Problem:
Copy each line containing the word "than" from the records that follow, please.
[Dataset records]
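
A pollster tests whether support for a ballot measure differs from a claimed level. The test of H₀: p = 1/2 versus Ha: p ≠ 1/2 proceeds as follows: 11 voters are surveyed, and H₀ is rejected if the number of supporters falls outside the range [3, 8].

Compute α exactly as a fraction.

67/1024

The significance level is the null-hypothesis probability of the rejection region {≤2} ∪ {≥9}.
The two tails are symmetric, so α = 2·(1 + 11 + 55)/2^11 = 134/2048 = 67/1024.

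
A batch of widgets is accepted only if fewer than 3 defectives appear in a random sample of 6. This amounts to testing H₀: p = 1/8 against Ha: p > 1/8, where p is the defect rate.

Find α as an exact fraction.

3819/131072

α = P(reject H₀ | H₀ true) = P(K ≥ 3 | p = 1/8), K ~ Binomial(6, 1/8).
α = 1 − P(K ≤ 2) = 1 − 127253/131072 = 3819/131072.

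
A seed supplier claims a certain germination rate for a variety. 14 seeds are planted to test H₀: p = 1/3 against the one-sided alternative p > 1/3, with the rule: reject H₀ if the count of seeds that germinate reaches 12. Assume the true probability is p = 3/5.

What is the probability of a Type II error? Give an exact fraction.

β = P(fail to reject H₀ | Ha true) = P(S ≤ 11 | p = 3/5), S ~ Binomial(14, 3/5).
Summing C(14,j)·(3/5)^j·(2/5)^{14-j} for j = 0..11 gives 5860647088/6103515625.

5860647088/6103515625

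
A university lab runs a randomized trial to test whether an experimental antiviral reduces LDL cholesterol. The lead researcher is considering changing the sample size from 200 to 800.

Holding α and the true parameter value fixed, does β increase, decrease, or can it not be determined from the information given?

It decreases.

A larger sample reduces the standard error, pulling the sampling distribution under Ha further from the non-rejection region.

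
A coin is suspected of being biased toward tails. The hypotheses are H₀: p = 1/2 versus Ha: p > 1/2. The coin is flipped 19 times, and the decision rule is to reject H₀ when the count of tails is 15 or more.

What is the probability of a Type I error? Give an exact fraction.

α = P(reject H₀ | H₀ true) = P(Y ≥ 15 | p = 1/2), with Y ~ Binomial(19, 1/2).
P(Y ≥ 15) = [C(19,15) + C(19,16) + C(19,17) + C(19,18) + C(19,19)] / 2^19 = (3876 + 969 + 171 + 19 + 1) / 524288 = 5036/524288 = 1259/131072.

1259/131072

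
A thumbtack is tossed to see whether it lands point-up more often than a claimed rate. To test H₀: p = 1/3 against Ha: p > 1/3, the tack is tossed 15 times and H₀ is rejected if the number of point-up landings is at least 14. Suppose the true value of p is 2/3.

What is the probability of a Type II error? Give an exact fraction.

14070379/14348907

β = P(fail to reject H₀ | Ha true) = P(S ≤ 13 | p = 2/3), S ~ Binomial(15, 2/3).
Equivalently, β = 1 − P(S ≥ 14) = 14070379/14348907.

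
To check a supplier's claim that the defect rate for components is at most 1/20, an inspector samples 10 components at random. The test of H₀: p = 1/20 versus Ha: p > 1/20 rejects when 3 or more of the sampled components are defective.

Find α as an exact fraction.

The significance level is the probability, assuming p = 1/20, of seeing 3 or more defectives in 10 draws.
Via the complement, α = 1 − Σ_{j=0}^{2} C(10,j)(1/20)^j(19/20)^{10-j} = 29449106891/2560000000000.

29449106891/2560000000000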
[/Dataset records]
Answer to this problem:
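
A batch of widgets is accepted only if fewer than 3 defectives appear in a random sample of 6. This amounts to testing H₀: p = 1/8 against Ha: p > 1/8, where p is the defect rate.
A thumbtack is tossed to see whether it lands point-up more often than a claimed rate. To test H₀: p = 1/3 against Ha: p > 1/3, the tack is tossed 15 times and H₀ is rejected if the number of point-up landings is at least 14. Suppose the true value of p is 2/3.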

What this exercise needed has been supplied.